Print each entry below precisely as shown.

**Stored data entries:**
####
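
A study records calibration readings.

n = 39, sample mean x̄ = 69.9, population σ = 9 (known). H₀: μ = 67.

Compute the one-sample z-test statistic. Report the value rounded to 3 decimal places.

test statistic = 2.012

SE = σ/√n = 9/√39 = 1.4412
z = (x̄−μ₀)/SE = (69.9−67)/1.4412 = 2.0123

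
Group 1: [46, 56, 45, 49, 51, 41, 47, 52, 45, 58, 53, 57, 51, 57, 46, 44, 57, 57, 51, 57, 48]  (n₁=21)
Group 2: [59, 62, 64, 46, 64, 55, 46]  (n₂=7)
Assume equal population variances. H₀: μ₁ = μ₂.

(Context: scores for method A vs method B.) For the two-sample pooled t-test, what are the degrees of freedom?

degrees of freedom = 26

df = n₁ + n₂ − 2 = 21 + 7 − 2 = 26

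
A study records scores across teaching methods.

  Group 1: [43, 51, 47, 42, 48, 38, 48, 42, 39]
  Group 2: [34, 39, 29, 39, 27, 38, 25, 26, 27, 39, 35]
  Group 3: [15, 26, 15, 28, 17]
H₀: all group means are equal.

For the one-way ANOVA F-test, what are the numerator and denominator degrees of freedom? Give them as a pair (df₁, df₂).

degrees of freedom = [2, 22]

k = 3 groups, N = 25 total
df = (k−1, N−k) = (3−1, 25−3) = (2, 22)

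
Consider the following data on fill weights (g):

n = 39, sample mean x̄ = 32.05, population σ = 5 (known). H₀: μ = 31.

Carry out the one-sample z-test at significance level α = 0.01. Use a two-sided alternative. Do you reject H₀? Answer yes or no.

SE = σ/√n = 5/√39 = 0.8006
z = (x̄−μ₀)/SE = (32.05−31)/0.8006 = 1.3114
p-value (two-sided) = 0.18971
At α=0.01: p ≥ α → fail to reject H₀

reject H₀: no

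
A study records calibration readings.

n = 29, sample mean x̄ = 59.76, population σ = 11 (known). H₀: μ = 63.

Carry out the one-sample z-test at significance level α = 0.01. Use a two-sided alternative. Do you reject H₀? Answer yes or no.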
####
**Answer for the task:**
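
A study records calibration readings.

n = 39, sample mean x̄ = 69.9, population σ = 9 (known). H₀: μ = 67.

Compute the one-sample z-test statistic. Report the value rounded to 3 decimal places.

test statistic = 2.012

SE = σ/√n = 9/√39 = 1.4412
z = (x̄−μ₀)/SE = (69.9−67)/1.4412 = 2.0123

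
Group 1: [46, 56, 45, 49, 51, 41, 47, 52, 45, 58, 53, 57, 51, 57, 46, 44, 57, 57, 51, 57, 48]  (n₁=21)
Group 2: [59, 62, 64, 46, 64, 55, 46]  (n₂=7)
Assume equal population variances. H₀: μ₁ = μ₂.

(Context: scores for method A vs method B.) For the two-sample pooled t-test, what are the degrees of freedom?

degrees of freedom = 26

df = n₁ + n₂ − 2 = 21 + 7 − 2 = 26

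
A study records scores across teaching methods.

  Group 1: [43, 51, 47, 42, 48, 38, 48, 42, 39]
  Group 2: [34, 39, 29, 39, 27, 38, 25, 26, 27, 39, 35]
  Group 3: [15, 26, 15, 28, 17]
H₀: all group means are equal.

For the one-way ANOVA F-test, what are the numerator and denominator degrees of freedom? Give them as a pair (df₁, df₂).

degrees of freedom = [2, 22]

k = 3 groups, N = 25 total
df = (k−1, N−k) = (3−1, 25−3) = (2, 22)

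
Consider the following data on fill weights (g):

n = 39, sample mean x̄ = 32.05, population σ = 5 (known). H₀: μ = 31.

Carry out the one-sample z-test at significance level α = 0.01. Use a two-sided alternative. Do you reject H₀? Answer yes or no.

SE = σ/√n = 5/√39 = 0.8006
z = (x̄−μ₀)/SE = (32.05−31)/0.8006 = 1.3114
p-value (two-sided) = 0.18971
At α=0.01: p ≥ α → fail to reject H₀

reject H₀: no

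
A study records calibration readings.

n = 29, sample mean x̄ = 59.76, population σ = 11 (known). H₀: μ = 63.

Carry out the one-sample z-test at significance level α = 0.01. Use a two-sided alternative. Do you reject H₀? Answer yes or no.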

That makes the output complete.